Prompt - What is needed is an exact copy of the lines in the listing below, from the one with "Fill rule (top-left): a" up to and including the one with "T1: A=(0,13) B=(2,17)", with no other lines.

***** Dataset records

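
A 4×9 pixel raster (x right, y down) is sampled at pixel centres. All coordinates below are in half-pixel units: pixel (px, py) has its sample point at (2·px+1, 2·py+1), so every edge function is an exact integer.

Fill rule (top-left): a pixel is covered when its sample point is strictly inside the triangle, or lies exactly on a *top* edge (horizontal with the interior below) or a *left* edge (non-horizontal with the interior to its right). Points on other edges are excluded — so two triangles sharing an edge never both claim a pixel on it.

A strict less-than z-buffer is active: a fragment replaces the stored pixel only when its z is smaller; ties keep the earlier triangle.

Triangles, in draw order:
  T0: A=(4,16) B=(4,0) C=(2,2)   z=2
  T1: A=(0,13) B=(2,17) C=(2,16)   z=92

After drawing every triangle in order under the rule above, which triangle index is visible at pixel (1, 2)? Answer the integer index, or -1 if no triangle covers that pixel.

T0:
  2·area = 32  (B↔C swapped to make it positive)
  edge (4, 16)→(2, 2): d=(-2,-14) top-left  bias=+0
  edge (2, 2)→(4, 0): d=(2,-2) top-left  bias=+0
  edge (4, 0)→(4, 16): d=(0,16) right/bottom  bias=-1
    (1,0)@(3, 1): e=[16,0,16] → █  [on edge]
    (2,0)@(5, 1): e=[44,4,-16] → ·
    (0,1)@(1, 3): e=[-16,0,48] → ·  [on edge]
    (1,1)@(3, 3): e=[12,4,16] → █
    (2,1)@(5, 3): e=[40,8,-16] → ·
    (1,2)@(3, 5): e=[8,8,16] → █
    (2,2)@(5, 5): e=[36,12,-16] → ·
    (1,3)@(3, 7): e=[4,12,16] → █
    (2,3)@(5, 7): e=[32,16,-16] → ·
    (1,4)@(3, 9): e=[0,16,16] → █  [on edge]
    (2,4)@(5, 9): e=[28,20,-16] → ·
    (1,5)@(3, 11): e=[-4,20,16] → ·
  covered (5 px):
    · █ · ·
    · █ · ·
    · █ · ·
    · █ · ·
    · █ · ·
    · · · ·
    · · · ·
    · · · ·
    · · · ·
T1:
  2·area = 2  (B↔C swapped to make it positive)
  edge (0, 13)→(2, 16): d=(2,3) right/bottom  bias=-1
  edge (2, 16)→(2, 17): d=(0,1) right/bottom  bias=-1
  edge (2, 17)→(0, 13): d=(-2,-4) top-left  bias=+0
    (0,7)@(1, 15): e=[1,1,0] → █  [on edge]
    (1,7)@(3, 15): e=[-5,-1,8] → ·
    (0,8)@(1, 17): e=[5,1,-4] → ·
  covered (1 px):
    · · · ·
    · · · ·
    · · · ·
    · · · ·
    · · · ·
    · · · ·
    · · · ·
    █ · · ·
    · · · ·

Z-buffer (winner per pixel, '.' = empty):
  . 0 . .
  . 0 . .
  . 0 . .
  . 0 . .
  . 0 . .
  . . . .
  . . . .
  1 . . .
  . . . .

Result: 0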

**********

Answer space -
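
Fill rule (top-left): a pixel is covered when its sample point is strictly inside the triangle, or lies exactly on a *top* edge (horizontal with the interior below) or a *left* edge (non-horizontal with the interior to its right). Points on other edges are excluded — so two triangles sharing an edge never both claim a pixel on it.

A strict less-than z-buffer is active: a fragment replaces the stored pixel only when its z is smaller; ties keep the earlier triangle.

Triangles, in draw order:
  T0: A=(4,16) B=(4,0) C=(2,2)   z=2
  T1: A=(0,13) B=(2,17) C=(2,16)   z=92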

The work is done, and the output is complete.